Within the records below, find each line with the word "True" and copy it out.

--------------------------------

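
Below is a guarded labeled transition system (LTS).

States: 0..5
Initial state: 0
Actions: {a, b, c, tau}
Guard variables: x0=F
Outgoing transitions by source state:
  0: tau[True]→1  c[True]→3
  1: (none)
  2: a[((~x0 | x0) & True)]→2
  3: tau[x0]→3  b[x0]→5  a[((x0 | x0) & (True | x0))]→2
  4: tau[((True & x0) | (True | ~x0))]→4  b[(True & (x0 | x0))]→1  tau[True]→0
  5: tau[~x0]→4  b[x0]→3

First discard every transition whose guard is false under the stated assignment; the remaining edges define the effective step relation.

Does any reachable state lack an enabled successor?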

--------------------------------

▶ Response to the task
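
  0: tau[True]→1  c[True]→3
  2: a[((~x0 | x0) & True)]→2
  3: tau[x0]→3  b[x0]→5  a[((x0 | x0) & (True | x0))]→2
  4: tau[((True & x0) | (True | ~x0))]→4  b[(True & (x0 | x0))]→1  tau[True]→0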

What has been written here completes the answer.